● **Data shown**:

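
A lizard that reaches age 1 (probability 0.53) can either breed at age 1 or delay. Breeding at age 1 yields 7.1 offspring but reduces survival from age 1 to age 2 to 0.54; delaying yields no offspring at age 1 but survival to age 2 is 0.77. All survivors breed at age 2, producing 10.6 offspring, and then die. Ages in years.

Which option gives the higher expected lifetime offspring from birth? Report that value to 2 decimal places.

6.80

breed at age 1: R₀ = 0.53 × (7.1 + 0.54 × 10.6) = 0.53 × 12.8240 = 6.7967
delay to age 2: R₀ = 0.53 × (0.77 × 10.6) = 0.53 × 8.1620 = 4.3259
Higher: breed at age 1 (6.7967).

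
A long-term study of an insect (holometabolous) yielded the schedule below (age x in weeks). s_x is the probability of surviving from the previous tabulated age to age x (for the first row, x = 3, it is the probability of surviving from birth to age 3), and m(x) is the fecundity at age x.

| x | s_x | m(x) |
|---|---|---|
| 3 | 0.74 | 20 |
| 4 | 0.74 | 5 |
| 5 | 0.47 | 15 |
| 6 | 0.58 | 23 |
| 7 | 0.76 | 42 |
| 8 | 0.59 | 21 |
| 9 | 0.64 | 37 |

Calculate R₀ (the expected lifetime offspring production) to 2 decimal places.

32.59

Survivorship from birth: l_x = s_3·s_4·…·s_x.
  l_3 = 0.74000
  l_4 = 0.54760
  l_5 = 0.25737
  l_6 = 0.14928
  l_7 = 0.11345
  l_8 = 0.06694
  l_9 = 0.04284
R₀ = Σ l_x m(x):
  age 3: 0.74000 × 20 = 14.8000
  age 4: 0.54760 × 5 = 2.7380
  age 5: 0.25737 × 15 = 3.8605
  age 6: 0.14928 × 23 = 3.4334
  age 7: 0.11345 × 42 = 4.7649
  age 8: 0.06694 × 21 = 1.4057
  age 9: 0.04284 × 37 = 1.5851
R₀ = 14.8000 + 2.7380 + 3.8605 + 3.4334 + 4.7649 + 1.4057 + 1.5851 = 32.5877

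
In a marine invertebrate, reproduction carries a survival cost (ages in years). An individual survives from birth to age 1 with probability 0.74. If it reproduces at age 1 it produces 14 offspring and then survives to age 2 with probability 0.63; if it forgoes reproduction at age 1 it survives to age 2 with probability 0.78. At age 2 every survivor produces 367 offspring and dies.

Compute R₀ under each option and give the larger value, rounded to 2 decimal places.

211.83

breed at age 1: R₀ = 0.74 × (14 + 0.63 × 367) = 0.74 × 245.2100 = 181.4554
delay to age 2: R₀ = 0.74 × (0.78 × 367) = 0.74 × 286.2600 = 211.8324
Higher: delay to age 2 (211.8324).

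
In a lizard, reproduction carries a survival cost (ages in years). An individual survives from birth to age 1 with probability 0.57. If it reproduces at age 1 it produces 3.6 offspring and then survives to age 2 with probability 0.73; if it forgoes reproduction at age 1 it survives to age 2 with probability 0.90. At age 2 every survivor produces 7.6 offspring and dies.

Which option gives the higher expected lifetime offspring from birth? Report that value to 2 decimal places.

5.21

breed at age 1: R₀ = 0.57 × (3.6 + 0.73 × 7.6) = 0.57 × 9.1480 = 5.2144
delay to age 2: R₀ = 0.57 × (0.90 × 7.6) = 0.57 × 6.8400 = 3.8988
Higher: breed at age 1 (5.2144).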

...

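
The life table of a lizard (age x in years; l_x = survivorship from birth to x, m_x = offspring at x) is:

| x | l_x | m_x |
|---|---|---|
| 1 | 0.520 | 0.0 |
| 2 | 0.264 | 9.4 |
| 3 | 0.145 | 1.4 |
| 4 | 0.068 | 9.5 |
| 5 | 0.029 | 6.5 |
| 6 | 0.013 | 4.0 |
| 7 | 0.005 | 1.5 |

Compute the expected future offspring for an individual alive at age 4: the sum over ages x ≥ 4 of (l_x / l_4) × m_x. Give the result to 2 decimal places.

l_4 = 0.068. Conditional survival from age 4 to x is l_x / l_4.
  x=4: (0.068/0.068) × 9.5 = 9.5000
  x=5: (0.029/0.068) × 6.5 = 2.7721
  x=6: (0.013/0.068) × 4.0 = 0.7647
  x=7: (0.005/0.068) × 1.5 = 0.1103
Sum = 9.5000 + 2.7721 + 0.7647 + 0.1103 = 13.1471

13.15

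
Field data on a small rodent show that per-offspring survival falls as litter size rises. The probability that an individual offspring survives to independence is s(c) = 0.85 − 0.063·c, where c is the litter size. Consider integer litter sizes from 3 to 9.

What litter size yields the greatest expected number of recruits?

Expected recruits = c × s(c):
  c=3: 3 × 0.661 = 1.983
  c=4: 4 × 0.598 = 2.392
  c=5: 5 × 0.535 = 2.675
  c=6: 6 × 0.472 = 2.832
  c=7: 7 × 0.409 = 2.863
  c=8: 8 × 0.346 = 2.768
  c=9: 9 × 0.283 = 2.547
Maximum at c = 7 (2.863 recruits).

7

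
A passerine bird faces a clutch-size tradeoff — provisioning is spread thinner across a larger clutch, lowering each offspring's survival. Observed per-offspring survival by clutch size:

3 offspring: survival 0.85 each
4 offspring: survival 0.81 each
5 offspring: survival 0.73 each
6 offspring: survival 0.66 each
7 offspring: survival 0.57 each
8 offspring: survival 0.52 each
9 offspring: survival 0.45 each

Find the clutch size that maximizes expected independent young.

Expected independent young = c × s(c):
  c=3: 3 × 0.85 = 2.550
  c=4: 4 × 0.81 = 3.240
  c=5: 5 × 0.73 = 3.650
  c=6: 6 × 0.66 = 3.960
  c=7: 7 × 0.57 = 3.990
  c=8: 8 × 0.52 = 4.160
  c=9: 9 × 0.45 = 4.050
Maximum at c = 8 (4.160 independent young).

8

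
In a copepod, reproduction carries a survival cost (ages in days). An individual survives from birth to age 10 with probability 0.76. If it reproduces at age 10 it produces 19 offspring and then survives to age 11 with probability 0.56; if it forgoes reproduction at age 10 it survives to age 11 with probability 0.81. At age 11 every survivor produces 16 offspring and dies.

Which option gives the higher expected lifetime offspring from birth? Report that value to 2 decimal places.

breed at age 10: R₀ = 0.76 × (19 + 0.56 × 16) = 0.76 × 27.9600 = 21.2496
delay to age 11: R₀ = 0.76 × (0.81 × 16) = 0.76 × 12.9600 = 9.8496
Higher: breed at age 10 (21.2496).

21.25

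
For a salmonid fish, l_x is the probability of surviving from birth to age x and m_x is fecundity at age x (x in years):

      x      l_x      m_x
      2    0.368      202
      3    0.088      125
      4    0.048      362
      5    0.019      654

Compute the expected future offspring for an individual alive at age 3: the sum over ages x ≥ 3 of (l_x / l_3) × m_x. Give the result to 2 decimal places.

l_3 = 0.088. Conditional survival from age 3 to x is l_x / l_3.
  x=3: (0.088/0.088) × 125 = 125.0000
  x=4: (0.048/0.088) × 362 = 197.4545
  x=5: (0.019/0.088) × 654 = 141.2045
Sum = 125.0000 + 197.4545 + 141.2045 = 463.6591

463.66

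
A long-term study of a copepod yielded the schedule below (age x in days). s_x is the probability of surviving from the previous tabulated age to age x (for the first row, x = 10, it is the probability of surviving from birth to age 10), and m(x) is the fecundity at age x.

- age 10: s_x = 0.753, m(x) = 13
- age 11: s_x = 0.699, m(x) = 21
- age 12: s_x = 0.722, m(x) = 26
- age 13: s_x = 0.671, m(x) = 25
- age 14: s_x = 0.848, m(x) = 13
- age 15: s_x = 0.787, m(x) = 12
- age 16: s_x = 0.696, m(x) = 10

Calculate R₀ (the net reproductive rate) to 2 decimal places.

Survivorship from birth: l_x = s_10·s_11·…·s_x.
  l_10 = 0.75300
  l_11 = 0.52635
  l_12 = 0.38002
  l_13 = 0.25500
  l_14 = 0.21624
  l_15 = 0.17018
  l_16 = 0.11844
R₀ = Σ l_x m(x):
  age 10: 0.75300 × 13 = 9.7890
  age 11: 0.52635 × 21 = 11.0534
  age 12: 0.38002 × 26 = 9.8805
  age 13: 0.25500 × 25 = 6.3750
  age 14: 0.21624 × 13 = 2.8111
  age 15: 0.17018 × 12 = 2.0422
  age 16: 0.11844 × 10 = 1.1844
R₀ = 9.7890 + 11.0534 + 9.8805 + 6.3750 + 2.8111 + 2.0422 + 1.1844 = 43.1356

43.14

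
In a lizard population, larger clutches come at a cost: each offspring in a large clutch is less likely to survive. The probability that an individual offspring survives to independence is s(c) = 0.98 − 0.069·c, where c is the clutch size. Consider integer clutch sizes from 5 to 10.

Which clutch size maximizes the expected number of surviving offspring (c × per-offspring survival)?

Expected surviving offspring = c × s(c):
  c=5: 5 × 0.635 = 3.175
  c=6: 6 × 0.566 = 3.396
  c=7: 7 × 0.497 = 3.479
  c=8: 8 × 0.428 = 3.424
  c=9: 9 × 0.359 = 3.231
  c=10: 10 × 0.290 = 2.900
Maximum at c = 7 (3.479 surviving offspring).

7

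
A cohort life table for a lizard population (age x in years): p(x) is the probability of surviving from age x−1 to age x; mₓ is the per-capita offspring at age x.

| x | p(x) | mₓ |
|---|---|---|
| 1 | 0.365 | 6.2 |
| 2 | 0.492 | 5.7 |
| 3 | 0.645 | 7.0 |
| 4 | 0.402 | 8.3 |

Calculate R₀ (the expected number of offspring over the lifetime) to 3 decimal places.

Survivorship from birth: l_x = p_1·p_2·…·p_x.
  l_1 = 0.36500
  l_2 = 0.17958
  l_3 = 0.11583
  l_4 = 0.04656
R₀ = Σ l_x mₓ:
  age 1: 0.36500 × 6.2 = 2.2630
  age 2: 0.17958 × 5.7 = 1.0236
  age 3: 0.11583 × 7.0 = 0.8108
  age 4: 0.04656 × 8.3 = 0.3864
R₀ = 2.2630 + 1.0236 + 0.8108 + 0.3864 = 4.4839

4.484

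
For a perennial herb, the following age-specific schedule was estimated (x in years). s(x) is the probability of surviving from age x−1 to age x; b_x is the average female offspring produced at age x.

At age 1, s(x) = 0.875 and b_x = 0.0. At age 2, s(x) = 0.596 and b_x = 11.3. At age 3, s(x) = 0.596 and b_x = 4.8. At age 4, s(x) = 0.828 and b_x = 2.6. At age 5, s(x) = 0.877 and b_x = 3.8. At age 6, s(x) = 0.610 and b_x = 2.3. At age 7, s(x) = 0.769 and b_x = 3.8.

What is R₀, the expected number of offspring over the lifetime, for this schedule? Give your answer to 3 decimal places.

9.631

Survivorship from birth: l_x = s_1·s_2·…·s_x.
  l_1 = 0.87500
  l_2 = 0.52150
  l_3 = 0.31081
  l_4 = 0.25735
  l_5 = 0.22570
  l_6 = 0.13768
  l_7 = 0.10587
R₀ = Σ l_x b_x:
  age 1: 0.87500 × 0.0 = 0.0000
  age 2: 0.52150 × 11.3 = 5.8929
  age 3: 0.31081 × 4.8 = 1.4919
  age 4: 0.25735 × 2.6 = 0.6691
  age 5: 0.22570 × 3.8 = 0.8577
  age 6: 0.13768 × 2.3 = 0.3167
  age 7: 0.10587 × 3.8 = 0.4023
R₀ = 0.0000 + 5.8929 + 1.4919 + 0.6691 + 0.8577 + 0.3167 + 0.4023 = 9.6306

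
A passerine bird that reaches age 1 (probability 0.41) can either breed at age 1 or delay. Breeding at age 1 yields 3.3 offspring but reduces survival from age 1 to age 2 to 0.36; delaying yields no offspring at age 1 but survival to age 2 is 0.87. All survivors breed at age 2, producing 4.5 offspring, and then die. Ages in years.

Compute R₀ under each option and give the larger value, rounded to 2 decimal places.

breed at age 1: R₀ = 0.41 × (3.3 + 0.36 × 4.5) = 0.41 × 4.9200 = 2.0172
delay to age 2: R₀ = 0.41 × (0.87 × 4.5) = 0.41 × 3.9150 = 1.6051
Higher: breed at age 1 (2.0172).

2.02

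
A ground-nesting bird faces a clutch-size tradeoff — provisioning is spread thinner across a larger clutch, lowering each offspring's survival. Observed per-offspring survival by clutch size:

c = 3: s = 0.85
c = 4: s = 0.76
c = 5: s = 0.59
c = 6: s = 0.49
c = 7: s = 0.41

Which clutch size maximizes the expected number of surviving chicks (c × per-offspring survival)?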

--

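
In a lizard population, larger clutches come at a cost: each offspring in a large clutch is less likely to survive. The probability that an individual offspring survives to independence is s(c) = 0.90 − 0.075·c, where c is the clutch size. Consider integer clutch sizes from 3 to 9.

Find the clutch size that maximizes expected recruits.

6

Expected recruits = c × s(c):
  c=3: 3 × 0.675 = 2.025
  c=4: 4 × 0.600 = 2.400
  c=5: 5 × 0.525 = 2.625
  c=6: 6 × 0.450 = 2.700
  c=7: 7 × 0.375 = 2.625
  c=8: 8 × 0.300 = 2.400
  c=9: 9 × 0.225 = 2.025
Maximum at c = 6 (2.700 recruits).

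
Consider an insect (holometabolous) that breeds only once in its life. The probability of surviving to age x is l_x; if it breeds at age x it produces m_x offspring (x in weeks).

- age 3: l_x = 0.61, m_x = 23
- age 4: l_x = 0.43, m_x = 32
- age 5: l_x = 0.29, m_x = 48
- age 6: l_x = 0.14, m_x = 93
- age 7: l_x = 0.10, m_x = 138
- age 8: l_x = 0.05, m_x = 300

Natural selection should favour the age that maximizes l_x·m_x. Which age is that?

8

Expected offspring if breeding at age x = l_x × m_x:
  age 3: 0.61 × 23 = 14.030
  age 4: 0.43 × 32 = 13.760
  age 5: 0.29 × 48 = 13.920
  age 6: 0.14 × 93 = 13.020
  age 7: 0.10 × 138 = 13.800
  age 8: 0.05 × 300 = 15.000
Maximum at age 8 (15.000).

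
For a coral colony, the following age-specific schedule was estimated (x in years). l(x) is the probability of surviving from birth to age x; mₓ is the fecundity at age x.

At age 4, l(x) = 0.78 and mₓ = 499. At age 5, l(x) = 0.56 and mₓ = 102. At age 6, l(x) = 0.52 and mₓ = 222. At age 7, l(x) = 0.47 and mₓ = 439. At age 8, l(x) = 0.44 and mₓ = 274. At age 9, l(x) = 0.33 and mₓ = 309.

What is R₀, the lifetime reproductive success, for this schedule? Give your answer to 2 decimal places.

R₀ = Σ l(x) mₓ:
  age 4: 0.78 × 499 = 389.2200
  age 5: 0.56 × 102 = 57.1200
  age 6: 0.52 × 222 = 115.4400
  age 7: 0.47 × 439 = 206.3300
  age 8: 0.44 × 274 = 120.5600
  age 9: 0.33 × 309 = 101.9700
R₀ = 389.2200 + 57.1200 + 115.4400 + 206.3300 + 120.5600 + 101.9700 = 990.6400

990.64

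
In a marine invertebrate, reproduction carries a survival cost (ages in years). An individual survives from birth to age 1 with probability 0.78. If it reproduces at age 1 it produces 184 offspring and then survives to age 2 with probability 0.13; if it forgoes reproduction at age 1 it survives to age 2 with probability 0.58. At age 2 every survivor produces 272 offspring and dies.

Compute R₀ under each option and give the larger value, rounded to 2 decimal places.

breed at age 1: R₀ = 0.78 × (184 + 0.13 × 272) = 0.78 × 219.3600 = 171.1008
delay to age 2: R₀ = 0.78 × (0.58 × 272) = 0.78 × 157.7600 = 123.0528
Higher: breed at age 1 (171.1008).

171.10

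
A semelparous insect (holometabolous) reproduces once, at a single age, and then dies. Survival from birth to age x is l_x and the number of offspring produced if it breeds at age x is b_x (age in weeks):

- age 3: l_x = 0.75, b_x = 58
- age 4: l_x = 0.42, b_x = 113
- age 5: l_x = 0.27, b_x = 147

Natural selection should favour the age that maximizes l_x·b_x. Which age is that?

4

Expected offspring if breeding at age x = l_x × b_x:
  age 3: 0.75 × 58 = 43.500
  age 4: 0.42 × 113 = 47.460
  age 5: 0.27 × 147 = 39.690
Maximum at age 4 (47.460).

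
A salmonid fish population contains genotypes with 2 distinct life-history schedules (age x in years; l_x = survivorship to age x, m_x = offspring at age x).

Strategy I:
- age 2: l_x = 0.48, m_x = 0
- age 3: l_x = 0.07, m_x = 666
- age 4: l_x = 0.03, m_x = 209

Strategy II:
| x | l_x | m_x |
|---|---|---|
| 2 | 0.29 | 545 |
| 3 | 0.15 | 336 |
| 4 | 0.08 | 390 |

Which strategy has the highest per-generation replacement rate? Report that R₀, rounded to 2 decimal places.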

● **Work to be completed**: Reply with only the number of lines in the entries that contain the word "weeks".

● **Exercise response**: 3